(Source material begins)

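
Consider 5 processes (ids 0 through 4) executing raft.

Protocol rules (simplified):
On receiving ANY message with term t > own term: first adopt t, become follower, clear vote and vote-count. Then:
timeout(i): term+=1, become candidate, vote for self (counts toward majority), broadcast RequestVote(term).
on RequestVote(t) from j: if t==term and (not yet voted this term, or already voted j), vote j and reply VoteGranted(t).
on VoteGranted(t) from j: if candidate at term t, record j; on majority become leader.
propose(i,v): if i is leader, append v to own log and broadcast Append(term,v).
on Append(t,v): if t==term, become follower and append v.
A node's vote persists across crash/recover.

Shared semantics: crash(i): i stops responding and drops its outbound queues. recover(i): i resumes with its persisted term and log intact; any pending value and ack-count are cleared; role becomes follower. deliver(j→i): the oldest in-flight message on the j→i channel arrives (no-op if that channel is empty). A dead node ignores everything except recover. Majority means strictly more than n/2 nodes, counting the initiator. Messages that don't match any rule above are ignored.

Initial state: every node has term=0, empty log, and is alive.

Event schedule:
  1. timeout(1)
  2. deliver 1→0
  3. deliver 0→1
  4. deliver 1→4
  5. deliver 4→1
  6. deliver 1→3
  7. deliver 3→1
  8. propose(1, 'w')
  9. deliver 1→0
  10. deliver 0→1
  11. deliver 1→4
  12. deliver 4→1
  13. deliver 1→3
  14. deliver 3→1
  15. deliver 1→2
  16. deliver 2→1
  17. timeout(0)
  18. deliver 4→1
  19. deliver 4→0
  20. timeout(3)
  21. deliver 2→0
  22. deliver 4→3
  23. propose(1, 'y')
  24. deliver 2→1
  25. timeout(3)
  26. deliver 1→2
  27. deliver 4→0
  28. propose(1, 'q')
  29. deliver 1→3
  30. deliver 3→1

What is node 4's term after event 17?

1

step 1 timeout(1): 1={cand,t=1,log=-}
step 2 deliver 1→0: 0={foll,t=1,log=-}
step 3 deliver 0→1: —
step 4 deliver 1→4: 4={foll,t=1,log=-}
step 5 deliver 4→1: 1={lead,t=1,log=-}
step 6 deliver 1→3: 3={foll,t=1,log=-}
step 7 deliver 3→1: —
step 8 propose(1,'w'): 1={lead,t=1,log=w}
step 9 deliver 1→0: 0={foll,t=1,log=w}
step 10 deliver 0→1: —
step 11 deliver 1→4: 4={foll,t=1,log=w}
step 12 deliver 4→1: —
step 13 deliver 1→3: 3={foll,t=1,log=w}
step 14 deliver 3→1: —
step 15 deliver 1→2: 2={foll,t=1,log=-}
step 16 deliver 2→1: —
step 17 timeout(0): 0={cand,t=2,log=w}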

(Source material ends)

Set down all of the data above again, exactly.

Task response:
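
Consider 5 processes (ids 0 through 4) executing raft.

Protocol rules (simplified):
On receiving ANY message with term t > own term: first adopt t, become follower, clear vote and vote-count. Then:
timeout(i): term+=1, become candidate, vote for self (counts toward majority), broadcast RequestVote(term).
on RequestVote(t) from j: if t==term and (not yet voted this term, or already voted j), vote j and reply VoteGranted(t).
on VoteGranted(t) from j: if candidate at term t, record j; on majority become leader.
propose(i,v): if i is leader, append v to own log and broadcast Append(term,v).
on Append(t,v): if t==term, become follower and append v.
A node's vote persists across crash/recover.

Shared semantics: crash(i): i stops responding and drops its outbound queues. recover(i): i resumes with its persisted term and log intact; any pending value and ack-count are cleared; role becomes follower. deliver(j→i): the oldest in-flight message on the j→i channel arrives (no-op if that channel is empty). A dead node ignores everything except recover. Majority means strictly more than n/2 nodes, counting the initiator. Messages that don't match any rule above are ignored.

Initial state: every node has term=0, empty log, and is alive.

Event schedule:
  1. timeout(1)
  2. deliver 1→0
  3. deliver 0→1
  4. deliver 1→4
  5. deliver 4→1
  6. deliver 1→3
  7. deliver 3→1
  8. propose(1, 'w')
  9. deliver 1→0
  10. deliver 0→1
  11. deliver 1→4
  12. deliver 4→1
  13. deliver 1→3
  14. deliver 3→1
  15. deliver 1→2
  16. deliver 2→1
  17. timeout(0)
  18. deliver 4→1
  19. deliver 4→0
  20. timeout(3)
  21. deliver 2→0
  22. deliver 4→3
  23. propose(1, 'y')
  24. deliver 2→1
  25. timeout(3)
  26. deliver 1→2
  27. deliver 4→0
  28. propose(1, 'q')
  29. deliver 1→3
  30. deliver 3→1

What is node 4's term after event 17?

1

step 1 timeout(1): 1={cand,t=1,log=-}
step 2 deliver 1→0: 0={foll,t=1,log=-}
step 3 deliver 0→1: —
step 4 deliver 1→4: 4={foll,t=1,log=-}
step 5 deliver 4→1: 1={lead,t=1,log=-}
step 6 deliver 1→3: 3={foll,t=1,log=-}
step 7 deliver 3→1: —
step 8 propose(1,'w'): 1={lead,t=1,log=w}
step 9 deliver 1→0: 0={foll,t=1,log=w}
step 10 deliver 0→1: —
step 11 deliver 1→4: 4={foll,t=1,log=w}
step 12 deliver 4→1: —
step 13 deliver 1→3: 3={foll,t=1,log=w}
step 14 deliver 3→1: —
step 15 deliver 1→2: 2={foll,t=1,log=-}
step 16 deliver 2→1: —
step 17 timeout(0): 0={cand,t=2,log=w}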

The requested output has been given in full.